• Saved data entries
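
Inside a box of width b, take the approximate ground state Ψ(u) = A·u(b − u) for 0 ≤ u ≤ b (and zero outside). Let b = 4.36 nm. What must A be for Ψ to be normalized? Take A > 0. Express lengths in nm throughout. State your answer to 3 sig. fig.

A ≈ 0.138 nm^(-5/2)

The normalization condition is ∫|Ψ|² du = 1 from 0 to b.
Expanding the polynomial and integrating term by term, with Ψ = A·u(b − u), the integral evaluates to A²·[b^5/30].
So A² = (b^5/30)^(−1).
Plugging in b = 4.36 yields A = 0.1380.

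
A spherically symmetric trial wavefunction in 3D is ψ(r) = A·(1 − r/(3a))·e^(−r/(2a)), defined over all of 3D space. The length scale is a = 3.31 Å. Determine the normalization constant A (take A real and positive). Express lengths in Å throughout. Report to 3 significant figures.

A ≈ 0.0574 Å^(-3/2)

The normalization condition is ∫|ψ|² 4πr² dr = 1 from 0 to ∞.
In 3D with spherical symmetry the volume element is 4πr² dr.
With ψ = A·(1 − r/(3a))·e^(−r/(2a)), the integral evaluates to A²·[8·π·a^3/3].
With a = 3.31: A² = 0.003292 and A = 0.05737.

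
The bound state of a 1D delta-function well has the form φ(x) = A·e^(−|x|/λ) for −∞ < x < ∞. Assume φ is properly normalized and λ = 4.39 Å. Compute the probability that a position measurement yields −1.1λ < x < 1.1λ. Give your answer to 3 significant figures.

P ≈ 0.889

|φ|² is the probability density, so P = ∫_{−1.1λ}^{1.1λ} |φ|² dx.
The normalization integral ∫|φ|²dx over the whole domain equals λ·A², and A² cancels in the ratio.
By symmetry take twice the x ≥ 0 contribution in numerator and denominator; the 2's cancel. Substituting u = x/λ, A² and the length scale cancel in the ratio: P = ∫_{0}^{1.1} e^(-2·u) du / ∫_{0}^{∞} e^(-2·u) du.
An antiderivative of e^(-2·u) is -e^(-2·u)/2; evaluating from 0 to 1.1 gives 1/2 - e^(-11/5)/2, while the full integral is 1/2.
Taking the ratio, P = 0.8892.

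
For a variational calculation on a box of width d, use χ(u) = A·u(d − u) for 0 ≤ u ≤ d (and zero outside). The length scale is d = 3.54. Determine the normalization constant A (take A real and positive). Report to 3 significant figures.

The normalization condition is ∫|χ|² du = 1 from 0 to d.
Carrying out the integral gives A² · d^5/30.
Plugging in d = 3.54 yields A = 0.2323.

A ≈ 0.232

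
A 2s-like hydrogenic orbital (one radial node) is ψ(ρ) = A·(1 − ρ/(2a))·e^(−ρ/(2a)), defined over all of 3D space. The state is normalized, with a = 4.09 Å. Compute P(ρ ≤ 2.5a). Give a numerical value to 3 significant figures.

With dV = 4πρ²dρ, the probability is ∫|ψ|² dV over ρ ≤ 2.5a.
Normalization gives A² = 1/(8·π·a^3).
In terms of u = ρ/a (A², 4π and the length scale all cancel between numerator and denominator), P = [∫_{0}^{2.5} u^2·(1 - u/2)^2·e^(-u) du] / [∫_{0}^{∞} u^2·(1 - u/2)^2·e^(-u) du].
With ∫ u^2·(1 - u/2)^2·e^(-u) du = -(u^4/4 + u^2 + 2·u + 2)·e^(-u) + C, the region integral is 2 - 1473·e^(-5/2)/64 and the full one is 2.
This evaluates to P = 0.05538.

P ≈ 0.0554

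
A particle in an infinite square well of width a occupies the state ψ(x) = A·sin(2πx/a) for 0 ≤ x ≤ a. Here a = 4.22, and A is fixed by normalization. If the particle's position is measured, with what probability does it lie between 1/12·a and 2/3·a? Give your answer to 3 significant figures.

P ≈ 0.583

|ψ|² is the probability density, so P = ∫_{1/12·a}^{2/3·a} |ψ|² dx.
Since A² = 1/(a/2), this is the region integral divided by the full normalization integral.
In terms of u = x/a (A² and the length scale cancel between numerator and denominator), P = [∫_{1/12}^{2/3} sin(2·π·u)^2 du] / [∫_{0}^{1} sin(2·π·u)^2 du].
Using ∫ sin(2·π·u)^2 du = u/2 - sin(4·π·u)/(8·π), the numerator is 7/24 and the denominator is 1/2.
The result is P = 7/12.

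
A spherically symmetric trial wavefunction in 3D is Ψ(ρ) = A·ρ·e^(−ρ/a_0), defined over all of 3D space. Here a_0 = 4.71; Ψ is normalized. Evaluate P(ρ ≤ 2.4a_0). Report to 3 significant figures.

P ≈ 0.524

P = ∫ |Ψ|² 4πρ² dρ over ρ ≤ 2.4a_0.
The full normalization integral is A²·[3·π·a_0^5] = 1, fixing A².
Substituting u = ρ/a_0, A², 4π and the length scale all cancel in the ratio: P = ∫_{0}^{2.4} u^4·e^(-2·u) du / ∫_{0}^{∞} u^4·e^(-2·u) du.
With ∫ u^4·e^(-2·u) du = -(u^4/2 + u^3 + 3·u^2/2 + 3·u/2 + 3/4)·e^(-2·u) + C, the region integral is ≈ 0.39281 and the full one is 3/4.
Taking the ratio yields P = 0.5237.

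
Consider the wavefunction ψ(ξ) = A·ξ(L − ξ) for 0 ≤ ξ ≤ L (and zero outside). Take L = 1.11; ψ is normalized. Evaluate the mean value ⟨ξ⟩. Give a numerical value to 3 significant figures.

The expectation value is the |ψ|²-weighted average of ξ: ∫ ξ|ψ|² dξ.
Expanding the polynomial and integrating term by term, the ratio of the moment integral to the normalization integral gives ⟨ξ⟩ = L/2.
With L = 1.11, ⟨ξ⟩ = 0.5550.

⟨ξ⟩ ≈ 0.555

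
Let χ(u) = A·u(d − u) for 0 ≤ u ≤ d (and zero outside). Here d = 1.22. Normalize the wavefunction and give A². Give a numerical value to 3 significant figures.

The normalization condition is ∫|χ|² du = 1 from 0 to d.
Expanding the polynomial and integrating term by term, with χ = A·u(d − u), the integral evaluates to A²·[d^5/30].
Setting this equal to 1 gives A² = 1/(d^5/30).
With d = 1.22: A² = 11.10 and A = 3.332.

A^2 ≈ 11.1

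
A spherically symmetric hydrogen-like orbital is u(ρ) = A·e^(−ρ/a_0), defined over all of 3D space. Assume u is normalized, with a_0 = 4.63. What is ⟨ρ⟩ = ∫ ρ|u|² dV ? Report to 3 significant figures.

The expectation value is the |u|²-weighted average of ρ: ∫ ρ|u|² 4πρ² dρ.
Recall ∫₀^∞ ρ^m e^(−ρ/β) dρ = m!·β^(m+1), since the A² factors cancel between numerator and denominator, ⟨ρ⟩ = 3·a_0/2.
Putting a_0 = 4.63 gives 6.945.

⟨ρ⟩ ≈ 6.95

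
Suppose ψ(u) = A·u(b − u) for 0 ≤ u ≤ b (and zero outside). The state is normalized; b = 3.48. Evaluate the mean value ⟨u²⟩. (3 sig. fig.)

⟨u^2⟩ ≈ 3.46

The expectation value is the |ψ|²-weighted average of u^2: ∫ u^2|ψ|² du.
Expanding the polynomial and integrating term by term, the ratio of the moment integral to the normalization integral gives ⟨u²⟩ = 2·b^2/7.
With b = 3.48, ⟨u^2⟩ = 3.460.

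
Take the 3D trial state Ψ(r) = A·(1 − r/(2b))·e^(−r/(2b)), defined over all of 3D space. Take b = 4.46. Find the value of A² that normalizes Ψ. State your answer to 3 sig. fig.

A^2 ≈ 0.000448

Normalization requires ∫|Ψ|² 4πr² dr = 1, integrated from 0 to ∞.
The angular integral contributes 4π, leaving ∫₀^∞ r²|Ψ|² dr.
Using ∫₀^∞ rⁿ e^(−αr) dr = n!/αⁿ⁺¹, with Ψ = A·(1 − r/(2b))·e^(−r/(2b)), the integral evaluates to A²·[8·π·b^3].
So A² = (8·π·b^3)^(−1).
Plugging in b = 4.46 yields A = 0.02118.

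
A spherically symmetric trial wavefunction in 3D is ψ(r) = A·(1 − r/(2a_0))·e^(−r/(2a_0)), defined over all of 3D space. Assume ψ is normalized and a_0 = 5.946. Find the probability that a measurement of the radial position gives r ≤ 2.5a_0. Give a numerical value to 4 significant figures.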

• EXERCISE
Start at the line containing "Take the 3D" and copy each line through the last one in the records, exactly and with nothing added.

• WRITTEN RESPONSE
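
Take the 3D trial state Ψ(r) = A·(1 − r/(2b))·e^(−r/(2b)), defined over all of 3D space. Take b = 4.46. Find the value of A² that normalizes Ψ. State your answer to 3 sig. fig.

A^2 ≈ 0.000448

Normalization requires ∫|Ψ|² 4πr² dr = 1, integrated from 0 to ∞.
The angular integral contributes 4π, leaving ∫₀^∞ r²|Ψ|² dr.
Using ∫₀^∞ rⁿ e^(−αr) dr = n!/αⁿ⁺¹, with Ψ = A·(1 − r/(2b))·e^(−r/(2b)), the integral evaluates to A²·[8·π·b^3].
So A² = (8·π·b^3)^(−1).
Plugging in b = 4.46 yields A = 0.02118.

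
A spherically symmetric trial wavefunction in 3D is ψ(r) = A·(1 − r/(2a_0))·e^(−r/(2a_0)), defined over all of 3D space. Assume ψ is normalized and a_0 = 5.946. Find the probability that a measurement of the radial position gives r ≤ 2.5a_0. Give a numerical value to 4 significant figures.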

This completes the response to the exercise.